### [Exercise aim]
Reproduce all entries verbatim, with nothing added or dropped.

-- Information supplied follows --

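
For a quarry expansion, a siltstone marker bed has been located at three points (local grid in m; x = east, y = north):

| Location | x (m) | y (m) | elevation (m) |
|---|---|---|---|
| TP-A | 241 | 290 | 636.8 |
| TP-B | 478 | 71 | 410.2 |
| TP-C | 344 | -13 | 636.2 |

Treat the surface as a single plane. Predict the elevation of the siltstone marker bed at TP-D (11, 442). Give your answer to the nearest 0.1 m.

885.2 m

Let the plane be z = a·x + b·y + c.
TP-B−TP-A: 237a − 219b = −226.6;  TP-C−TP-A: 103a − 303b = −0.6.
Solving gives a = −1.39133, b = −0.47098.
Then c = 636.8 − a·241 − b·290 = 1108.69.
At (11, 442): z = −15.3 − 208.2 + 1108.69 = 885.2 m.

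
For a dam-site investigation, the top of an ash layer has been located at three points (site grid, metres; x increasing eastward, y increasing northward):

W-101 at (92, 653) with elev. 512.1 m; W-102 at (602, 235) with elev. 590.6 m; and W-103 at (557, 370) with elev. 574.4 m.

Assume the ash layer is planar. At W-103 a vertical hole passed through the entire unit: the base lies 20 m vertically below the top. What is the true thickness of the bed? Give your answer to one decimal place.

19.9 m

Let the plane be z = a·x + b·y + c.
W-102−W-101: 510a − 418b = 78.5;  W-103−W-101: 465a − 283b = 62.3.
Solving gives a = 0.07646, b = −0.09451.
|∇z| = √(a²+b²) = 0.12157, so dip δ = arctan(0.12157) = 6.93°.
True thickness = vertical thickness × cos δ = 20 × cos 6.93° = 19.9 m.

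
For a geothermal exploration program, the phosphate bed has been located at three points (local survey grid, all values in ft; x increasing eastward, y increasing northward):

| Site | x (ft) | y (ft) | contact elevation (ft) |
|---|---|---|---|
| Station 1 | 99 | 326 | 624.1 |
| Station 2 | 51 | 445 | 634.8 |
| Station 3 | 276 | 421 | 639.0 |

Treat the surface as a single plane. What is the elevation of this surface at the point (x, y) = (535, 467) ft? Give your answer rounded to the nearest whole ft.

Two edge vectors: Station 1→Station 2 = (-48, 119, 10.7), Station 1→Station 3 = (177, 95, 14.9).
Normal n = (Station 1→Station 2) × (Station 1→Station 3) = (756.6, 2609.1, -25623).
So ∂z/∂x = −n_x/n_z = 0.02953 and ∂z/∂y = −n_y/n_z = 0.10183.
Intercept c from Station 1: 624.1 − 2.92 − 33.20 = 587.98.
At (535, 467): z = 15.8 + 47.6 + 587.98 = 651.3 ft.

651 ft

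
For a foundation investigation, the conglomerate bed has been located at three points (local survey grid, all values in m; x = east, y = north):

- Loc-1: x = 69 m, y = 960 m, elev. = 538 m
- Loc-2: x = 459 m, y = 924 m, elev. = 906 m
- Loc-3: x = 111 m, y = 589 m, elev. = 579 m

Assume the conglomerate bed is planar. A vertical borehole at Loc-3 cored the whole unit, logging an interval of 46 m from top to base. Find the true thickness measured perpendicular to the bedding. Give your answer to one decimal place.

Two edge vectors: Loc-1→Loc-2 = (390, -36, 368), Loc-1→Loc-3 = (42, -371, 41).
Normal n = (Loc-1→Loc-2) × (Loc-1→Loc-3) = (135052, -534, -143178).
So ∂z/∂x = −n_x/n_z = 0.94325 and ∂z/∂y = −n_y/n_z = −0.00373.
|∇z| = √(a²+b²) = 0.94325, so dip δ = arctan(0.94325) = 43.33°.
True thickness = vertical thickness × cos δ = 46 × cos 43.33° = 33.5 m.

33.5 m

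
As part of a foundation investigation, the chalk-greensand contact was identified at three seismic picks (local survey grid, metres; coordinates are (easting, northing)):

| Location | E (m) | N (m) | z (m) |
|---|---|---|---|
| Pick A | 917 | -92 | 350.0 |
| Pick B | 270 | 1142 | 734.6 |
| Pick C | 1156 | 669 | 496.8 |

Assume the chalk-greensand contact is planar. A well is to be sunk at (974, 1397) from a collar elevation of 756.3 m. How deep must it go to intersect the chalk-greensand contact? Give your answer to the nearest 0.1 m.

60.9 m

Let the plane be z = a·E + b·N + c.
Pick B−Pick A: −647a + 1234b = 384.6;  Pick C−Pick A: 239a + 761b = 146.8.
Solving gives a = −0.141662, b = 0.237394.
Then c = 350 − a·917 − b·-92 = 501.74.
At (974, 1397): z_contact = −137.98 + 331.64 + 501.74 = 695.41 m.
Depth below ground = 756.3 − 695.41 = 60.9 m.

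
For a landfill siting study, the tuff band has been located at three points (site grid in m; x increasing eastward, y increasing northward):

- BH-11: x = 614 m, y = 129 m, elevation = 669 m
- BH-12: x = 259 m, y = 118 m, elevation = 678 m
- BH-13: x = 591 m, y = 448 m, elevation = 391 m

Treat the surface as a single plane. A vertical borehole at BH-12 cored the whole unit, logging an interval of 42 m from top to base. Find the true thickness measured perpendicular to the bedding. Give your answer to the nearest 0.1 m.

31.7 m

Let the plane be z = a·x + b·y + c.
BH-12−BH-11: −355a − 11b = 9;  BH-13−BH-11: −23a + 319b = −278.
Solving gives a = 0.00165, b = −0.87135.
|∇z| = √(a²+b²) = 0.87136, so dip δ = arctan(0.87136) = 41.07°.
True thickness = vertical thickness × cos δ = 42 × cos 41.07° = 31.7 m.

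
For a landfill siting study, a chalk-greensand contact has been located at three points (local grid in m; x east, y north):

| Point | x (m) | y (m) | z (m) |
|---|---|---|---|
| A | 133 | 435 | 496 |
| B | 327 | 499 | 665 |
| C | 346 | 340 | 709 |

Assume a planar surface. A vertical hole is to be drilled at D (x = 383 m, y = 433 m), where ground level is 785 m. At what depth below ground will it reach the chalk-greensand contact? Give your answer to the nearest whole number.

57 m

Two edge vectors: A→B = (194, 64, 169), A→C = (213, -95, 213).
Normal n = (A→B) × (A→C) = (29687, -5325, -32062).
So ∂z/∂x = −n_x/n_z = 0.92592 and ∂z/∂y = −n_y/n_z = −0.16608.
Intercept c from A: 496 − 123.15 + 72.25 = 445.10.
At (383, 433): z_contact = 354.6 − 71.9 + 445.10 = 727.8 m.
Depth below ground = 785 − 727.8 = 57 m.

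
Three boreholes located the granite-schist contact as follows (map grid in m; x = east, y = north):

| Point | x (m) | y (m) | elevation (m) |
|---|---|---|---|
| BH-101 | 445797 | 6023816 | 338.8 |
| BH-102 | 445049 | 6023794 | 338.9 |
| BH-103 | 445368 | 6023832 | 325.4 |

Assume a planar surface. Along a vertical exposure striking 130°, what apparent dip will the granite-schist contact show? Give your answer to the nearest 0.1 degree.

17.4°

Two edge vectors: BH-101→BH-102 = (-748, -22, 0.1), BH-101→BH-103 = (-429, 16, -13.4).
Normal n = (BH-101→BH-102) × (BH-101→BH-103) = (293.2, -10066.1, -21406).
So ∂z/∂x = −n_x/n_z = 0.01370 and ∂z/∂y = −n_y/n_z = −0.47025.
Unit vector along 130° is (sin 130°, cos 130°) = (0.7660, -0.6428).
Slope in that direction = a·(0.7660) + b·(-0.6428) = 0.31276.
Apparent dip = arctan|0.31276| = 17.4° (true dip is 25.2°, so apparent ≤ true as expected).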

-- Information supplied concluded --

### [Solution for this problem]
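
For a quarry expansion, a siltstone marker bed has been located at three points (local grid in m; x = east, y = north):

| Location | x (m) | y (m) | elevation (m) |
|---|---|---|---|
| TP-A | 241 | 290 | 636.8 |
| TP-B | 478 | 71 | 410.2 |
| TP-C | 344 | -13 | 636.2 |

Treat the surface as a single plane. Predict the elevation of the siltstone marker bed at TP-D (11, 442). Give your answer to the nearest 0.1 m.

885.2 m

Let the plane be z = a·x + b·y + c.
TP-B−TP-A: 237a − 219b = −226.6;  TP-C−TP-A: 103a − 303b = −0.6.
Solving gives a = −1.39133, b = −0.47098.
Then c = 636.8 − a·241 − b·290 = 1108.69.
At (11, 442): z = −15.3 − 208.2 + 1108.69 = 885.2 m.

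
For a dam-site investigation, the top of an ash layer has been located at three points (site grid, metres; x increasing eastward, y increasing northward):

W-101 at (92, 653) with elev. 512.1 m; W-102 at (602, 235) with elev. 590.6 m; and W-103 at (557, 370) with elev. 574.4 m.

Assume the ash layer is planar. At W-103 a vertical hole passed through the entire unit: the base lies 20 m vertically below the top. What is the true thickness of the bed? Give your answer to one decimal place.

19.9 m

Let the plane be z = a·x + b·y + c.
W-102−W-101: 510a − 418b = 78.5;  W-103−W-101: 465a − 283b = 62.3.
Solving gives a = 0.07646, b = −0.09451.
|∇z| = √(a²+b²) = 0.12157, so dip δ = arctan(0.12157) = 6.93°.
True thickness = vertical thickness × cos δ = 20 × cos 6.93° = 19.9 m.

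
For a geothermal exploration program, the phosphate bed has been located at three points (local survey grid, all values in ft; x increasing eastward, y increasing northward):

| Site | x (ft) | y (ft) | contact elevation (ft) |
|---|---|---|---|
| Station 1 | 99 | 326 | 624.1 |
| Station 2 | 51 | 445 | 634.8 |
| Station 3 | 276 | 421 | 639.0 |

Treat the surface as a single plane. What is the elevation of this surface at the point (x, y) = (535, 467) ft? Give your answer rounded to the nearest whole ft.

Two edge vectors: Station 1→Station 2 = (-48, 119, 10.7), Station 1→Station 3 = (177, 95, 14.9).
Normal n = (Station 1→Station 2) × (Station 1→Station 3) = (756.6, 2609.1, -25623).
So ∂z/∂x = −n_x/n_z = 0.02953 and ∂z/∂y = −n_y/n_z = 0.10183.
Intercept c from Station 1: 624.1 − 2.92 − 33.20 = 587.98.
At (535, 467): z = 15.8 + 47.6 + 587.98 = 651.3 ft.

651 ft

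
For a foundation investigation, the conglomerate bed has been located at three points (local survey grid, all values in m; x = east, y = north):

- Loc-1: x = 69 m, y = 960 m, elev. = 538 m
- Loc-2: x = 459 m, y = 924 m, elev. = 906 m
- Loc-3: x = 111 m, y = 589 m, elev. = 579 m

Assume the conglomerate bed is planar. A vertical borehole at Loc-3 cored the whole unit, logging an interval of 46 m from top to base. Find the true thickness measured perpendicular to the bedding. Give your answer to one decimal place.

Two edge vectors: Loc-1→Loc-2 = (390, -36, 368), Loc-1→Loc-3 = (42, -371, 41).
Normal n = (Loc-1→Loc-2) × (Loc-1→Loc-3) = (135052, -534, -143178).
So ∂z/∂x = −n_x/n_z = 0.94325 and ∂z/∂y = −n_y/n_z = −0.00373.
|∇z| = √(a²+b²) = 0.94325, so dip δ = arctan(0.94325) = 43.33°.
True thickness = vertical thickness × cos δ = 46 × cos 43.33° = 33.5 m.

33.5 m

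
As part of a foundation investigation, the chalk-greensand contact was identified at three seismic picks (local survey grid, metres; coordinates are (easting, northing)):

| Location | E (m) | N (m) | z (m) |
|---|---|---|---|
| Pick A | 917 | -92 | 350.0 |
| Pick B | 270 | 1142 | 734.6 |
| Pick C | 1156 | 669 | 496.8 |

Assume the chalk-greensand contact is planar. A well is to be sunk at (974, 1397) from a collar elevation of 756.3 m. How deep must it go to intersect the chalk-greensand contact? Give your answer to the nearest 0.1 m.

60.9 m

Let the plane be z = a·E + b·N + c.
Pick B−Pick A: −647a + 1234b = 384.6;  Pick C−Pick A: 239a + 761b = 146.8.
Solving gives a = −0.141662, b = 0.237394.
Then c = 350 − a·917 − b·-92 = 501.74.
At (974, 1397): z_contact = −137.98 + 331.64 + 501.74 = 695.41 m.
Depth below ground = 756.3 − 695.41 = 60.9 m.

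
For a landfill siting study, the tuff band has been located at three points (site grid in m; x increasing eastward, y increasing northward):

- BH-11: x = 614 m, y = 129 m, elevation = 669 m
- BH-12: x = 259 m, y = 118 m, elevation = 678 m
- BH-13: x = 591 m, y = 448 m, elevation = 391 m

Treat the surface as a single plane. A vertical borehole at BH-12 cored the whole unit, logging an interval of 42 m from top to base. Find the true thickness measured perpendicular to the bedding. Give your answer to the nearest 0.1 m.

31.7 m

Let the plane be z = a·x + b·y + c.
BH-12−BH-11: −355a − 11b = 9;  BH-13−BH-11: −23a + 319b = −278.
Solving gives a = 0.00165, b = −0.87135.
|∇z| = √(a²+b²) = 0.87136, so dip δ = arctan(0.87136) = 41.07°.
True thickness = vertical thickness × cos δ = 42 × cos 41.07° = 31.7 m.

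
For a landfill siting study, a chalk-greensand contact has been located at three points (local grid in m; x east, y north):

| Point | x (m) | y (m) | z (m) |
|---|---|---|---|
| A | 133 | 435 | 496 |
| B | 327 | 499 | 665 |
| C | 346 | 340 | 709 |

Assume a planar surface. A vertical hole is to be drilled at D (x = 383 m, y = 433 m), where ground level is 785 m. At what depth below ground will it reach the chalk-greensand contact? Give your answer to the nearest whole number.

57 m

Two edge vectors: A→B = (194, 64, 169), A→C = (213, -95, 213).
Normal n = (A→B) × (A→C) = (29687, -5325, -32062).
So ∂z/∂x = −n_x/n_z = 0.92592 and ∂z/∂y = −n_y/n_z = −0.16608.
Intercept c from A: 496 − 123.15 + 72.25 = 445.10.
At (383, 433): z_contact = 354.6 − 71.9 + 445.10 = 727.8 m.
Depth below ground = 785 − 727.8 = 57 m.

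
Three boreholes located the granite-schist contact as follows (map grid in m; x = east, y = north):

| Point | x (m) | y (m) | elevation (m) |
|---|---|---|---|
| BH-101 | 445797 | 6023816 | 338.8 |
| BH-102 | 445049 | 6023794 | 338.9 |
| BH-103 | 445368 | 6023832 | 325.4 |

Assume a planar surface. Along a vertical exposure striking 130°, what apparent dip will the granite-schist contact show? Give your answer to the nearest 0.1 degree.

17.4°

Two edge vectors: BH-101→BH-102 = (-748, -22, 0.1), BH-101→BH-103 = (-429, 16, -13.4).
Normal n = (BH-101→BH-102) × (BH-101→BH-103) = (293.2, -10066.1, -21406).
So ∂z/∂x = −n_x/n_z = 0.01370 and ∂z/∂y = −n_y/n_z = −0.47025.
Unit vector along 130° is (sin 130°, cos 130°) = (0.7660, -0.6428).
Slope in that direction = a·(0.7660) + b·(-0.6428) = 0.31276.
Apparent dip = arctan|0.31276| = 17.4° (true dip is 25.2°, so apparent ≤ true as expected).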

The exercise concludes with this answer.